(Records from a data source)
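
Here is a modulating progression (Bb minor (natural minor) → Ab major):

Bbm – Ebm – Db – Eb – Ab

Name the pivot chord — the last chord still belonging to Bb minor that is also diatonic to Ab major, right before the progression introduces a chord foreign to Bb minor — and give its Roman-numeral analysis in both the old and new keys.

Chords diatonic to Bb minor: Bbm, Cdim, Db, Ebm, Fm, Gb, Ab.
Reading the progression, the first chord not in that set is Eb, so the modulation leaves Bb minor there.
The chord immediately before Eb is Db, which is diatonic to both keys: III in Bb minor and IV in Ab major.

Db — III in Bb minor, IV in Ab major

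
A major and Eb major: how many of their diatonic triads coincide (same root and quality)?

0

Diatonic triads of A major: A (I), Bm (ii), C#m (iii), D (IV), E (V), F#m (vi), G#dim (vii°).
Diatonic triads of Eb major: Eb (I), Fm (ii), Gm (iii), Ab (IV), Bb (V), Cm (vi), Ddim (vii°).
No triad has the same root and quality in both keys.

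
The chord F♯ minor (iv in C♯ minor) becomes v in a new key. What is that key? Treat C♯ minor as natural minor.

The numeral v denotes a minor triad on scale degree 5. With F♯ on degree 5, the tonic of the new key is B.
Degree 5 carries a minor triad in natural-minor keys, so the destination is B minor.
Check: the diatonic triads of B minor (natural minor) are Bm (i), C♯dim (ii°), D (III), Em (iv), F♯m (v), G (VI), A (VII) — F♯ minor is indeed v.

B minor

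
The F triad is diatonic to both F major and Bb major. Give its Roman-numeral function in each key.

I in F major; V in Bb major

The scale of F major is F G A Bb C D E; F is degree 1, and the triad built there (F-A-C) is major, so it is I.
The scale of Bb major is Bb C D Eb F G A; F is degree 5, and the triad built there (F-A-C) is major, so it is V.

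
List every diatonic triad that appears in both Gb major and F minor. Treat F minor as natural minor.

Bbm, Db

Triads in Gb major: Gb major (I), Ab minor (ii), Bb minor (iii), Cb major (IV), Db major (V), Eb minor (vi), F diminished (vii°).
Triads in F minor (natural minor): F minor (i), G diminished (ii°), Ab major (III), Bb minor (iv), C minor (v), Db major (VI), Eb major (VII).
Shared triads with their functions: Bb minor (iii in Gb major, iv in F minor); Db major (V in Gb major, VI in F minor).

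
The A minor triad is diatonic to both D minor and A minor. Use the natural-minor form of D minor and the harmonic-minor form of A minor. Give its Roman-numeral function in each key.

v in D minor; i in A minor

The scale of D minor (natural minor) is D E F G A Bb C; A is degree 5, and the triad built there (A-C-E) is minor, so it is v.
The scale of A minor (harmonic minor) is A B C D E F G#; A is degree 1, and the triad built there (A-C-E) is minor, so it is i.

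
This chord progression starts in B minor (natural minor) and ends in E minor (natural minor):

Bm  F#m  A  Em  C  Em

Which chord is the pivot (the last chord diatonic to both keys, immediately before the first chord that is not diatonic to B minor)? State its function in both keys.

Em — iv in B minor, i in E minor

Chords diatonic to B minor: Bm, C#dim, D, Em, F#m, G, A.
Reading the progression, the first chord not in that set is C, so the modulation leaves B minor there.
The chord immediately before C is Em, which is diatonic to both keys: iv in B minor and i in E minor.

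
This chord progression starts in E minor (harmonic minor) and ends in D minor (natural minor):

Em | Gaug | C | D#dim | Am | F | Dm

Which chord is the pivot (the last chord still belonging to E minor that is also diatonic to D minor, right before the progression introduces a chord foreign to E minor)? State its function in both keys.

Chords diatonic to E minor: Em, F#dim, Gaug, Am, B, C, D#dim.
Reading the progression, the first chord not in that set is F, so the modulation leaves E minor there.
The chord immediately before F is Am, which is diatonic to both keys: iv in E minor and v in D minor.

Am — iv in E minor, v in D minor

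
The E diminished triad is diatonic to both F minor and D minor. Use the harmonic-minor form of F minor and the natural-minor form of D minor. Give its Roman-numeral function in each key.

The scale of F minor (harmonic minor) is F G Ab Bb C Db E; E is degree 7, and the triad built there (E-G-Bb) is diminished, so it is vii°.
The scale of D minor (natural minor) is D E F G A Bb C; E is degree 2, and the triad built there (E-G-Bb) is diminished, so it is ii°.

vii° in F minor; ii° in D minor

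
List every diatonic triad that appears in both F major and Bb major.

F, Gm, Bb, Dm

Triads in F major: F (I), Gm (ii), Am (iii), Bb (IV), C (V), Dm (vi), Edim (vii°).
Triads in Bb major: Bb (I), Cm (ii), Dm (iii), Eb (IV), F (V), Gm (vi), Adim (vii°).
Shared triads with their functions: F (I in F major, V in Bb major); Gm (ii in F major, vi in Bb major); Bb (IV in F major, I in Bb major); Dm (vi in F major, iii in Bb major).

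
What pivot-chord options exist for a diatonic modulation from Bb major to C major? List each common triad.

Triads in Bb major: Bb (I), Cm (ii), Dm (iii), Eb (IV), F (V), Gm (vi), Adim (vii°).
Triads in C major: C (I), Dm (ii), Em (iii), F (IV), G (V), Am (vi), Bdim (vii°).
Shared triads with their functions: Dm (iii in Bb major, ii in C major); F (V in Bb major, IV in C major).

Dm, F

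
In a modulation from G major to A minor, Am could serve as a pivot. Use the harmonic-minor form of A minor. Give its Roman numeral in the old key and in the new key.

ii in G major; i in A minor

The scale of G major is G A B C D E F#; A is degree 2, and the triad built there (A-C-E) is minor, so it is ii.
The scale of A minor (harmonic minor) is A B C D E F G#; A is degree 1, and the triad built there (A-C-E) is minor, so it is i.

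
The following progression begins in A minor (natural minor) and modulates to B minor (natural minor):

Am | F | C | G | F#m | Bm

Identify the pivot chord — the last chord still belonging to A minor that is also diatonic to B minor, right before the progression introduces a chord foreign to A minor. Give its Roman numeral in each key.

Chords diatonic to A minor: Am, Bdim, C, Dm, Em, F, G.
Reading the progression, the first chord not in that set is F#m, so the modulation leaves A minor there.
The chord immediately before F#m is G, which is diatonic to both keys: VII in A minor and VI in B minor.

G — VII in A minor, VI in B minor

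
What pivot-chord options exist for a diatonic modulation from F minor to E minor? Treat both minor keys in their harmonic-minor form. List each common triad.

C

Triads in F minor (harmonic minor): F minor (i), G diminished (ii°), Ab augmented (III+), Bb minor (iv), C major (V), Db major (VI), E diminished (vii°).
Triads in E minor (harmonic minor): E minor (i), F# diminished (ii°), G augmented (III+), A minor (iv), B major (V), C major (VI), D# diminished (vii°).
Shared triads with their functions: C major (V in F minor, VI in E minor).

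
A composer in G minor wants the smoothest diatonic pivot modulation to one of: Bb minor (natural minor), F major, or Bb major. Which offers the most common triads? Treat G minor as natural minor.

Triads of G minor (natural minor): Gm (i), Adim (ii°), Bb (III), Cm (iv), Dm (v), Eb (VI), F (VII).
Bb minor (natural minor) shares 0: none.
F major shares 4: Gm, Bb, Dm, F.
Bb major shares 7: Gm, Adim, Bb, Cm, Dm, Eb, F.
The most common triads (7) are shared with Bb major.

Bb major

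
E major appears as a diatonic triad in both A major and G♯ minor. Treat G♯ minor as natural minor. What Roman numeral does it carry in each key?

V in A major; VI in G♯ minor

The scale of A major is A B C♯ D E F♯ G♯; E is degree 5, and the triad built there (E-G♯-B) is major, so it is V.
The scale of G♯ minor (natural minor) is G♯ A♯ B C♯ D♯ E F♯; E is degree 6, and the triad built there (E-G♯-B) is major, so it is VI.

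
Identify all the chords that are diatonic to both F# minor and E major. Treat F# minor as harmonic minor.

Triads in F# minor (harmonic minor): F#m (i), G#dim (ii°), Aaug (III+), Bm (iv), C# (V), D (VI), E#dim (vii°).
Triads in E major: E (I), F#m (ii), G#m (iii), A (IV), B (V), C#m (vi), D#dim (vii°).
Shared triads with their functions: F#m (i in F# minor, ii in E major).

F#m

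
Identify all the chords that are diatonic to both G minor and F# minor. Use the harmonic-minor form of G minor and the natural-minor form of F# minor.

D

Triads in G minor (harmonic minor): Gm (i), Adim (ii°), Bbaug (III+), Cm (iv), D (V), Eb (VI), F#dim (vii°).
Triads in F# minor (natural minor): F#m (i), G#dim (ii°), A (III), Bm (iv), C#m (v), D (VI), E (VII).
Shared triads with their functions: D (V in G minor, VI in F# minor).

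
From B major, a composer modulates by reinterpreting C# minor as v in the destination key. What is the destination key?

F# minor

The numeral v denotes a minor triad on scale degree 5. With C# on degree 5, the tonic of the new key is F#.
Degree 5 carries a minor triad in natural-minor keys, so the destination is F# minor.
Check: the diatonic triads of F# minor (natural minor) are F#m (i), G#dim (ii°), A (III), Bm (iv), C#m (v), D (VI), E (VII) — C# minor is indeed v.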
--
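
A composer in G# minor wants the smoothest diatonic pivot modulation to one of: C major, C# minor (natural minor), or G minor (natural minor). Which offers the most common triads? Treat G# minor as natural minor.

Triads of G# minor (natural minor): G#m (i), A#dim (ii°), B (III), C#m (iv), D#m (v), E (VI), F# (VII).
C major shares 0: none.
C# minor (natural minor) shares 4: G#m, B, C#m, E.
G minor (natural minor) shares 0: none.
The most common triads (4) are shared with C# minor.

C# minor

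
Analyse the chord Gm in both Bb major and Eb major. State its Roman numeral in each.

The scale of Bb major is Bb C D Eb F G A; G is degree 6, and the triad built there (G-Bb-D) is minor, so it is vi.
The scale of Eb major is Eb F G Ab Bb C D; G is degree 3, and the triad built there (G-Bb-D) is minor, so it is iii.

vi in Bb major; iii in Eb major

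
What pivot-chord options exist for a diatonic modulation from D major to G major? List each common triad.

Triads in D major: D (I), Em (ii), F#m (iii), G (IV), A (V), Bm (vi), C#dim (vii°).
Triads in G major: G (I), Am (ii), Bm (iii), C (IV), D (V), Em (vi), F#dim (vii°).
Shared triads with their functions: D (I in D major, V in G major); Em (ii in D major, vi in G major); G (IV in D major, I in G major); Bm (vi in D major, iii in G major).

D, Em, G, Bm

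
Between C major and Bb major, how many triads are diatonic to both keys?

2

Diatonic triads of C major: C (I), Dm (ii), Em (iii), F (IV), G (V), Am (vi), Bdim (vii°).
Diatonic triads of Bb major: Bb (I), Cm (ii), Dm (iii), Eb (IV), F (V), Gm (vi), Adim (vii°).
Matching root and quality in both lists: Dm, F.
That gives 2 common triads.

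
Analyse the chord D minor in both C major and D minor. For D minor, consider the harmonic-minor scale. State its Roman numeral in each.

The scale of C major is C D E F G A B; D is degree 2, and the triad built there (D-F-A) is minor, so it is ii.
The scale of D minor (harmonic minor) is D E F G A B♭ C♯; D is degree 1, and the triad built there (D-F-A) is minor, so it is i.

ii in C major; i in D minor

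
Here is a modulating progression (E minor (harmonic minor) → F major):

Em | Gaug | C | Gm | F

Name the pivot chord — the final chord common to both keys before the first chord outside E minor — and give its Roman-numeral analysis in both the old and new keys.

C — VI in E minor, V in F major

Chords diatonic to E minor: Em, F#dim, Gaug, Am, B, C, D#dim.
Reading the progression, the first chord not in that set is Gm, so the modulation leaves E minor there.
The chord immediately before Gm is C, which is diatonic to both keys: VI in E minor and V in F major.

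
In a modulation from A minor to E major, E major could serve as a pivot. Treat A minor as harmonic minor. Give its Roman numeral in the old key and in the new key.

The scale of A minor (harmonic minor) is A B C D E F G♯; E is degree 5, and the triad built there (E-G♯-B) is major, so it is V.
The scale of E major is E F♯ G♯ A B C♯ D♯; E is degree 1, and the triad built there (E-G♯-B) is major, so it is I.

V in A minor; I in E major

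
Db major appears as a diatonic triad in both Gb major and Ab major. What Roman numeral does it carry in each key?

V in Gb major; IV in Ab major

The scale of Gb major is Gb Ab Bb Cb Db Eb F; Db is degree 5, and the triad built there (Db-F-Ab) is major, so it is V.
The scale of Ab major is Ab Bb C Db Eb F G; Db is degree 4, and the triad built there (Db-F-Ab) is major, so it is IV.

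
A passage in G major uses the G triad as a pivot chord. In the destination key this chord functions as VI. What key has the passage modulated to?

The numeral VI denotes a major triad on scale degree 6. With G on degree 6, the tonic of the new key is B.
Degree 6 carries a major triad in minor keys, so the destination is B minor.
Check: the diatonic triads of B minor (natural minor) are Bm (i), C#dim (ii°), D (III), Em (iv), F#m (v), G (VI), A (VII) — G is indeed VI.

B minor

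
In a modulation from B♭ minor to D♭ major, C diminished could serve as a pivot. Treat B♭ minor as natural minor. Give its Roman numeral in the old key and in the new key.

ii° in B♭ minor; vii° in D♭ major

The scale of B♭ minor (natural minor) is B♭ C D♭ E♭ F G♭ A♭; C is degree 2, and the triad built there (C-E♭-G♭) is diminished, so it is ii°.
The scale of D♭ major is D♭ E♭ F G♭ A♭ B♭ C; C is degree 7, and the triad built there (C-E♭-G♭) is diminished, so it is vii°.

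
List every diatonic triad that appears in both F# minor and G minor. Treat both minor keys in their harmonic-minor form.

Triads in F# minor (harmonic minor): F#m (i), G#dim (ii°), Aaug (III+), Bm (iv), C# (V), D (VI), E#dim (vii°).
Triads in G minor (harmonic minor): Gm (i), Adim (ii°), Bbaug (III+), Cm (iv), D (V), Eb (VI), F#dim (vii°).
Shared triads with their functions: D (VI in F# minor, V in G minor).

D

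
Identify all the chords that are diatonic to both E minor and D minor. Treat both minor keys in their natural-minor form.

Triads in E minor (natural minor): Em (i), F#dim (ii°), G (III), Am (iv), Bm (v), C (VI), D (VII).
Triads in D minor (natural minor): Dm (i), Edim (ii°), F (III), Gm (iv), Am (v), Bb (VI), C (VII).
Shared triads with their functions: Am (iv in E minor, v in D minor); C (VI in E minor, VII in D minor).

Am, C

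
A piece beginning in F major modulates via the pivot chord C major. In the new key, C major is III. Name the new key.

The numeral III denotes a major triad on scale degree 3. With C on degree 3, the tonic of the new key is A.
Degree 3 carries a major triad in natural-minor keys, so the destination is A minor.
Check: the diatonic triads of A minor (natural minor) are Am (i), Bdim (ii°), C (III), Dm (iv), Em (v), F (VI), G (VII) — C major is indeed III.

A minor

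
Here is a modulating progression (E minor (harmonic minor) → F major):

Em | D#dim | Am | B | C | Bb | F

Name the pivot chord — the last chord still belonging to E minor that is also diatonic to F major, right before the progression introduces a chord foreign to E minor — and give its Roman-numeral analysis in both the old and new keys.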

## What this task involves
Match on "ends" and report each line of the data above that has it.

## Exercise output
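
This chord progression starts in B minor (natural minor) and ends in E minor (natural minor):
This chord progression starts in E minor (harmonic minor) and ends in D minor (natural minor):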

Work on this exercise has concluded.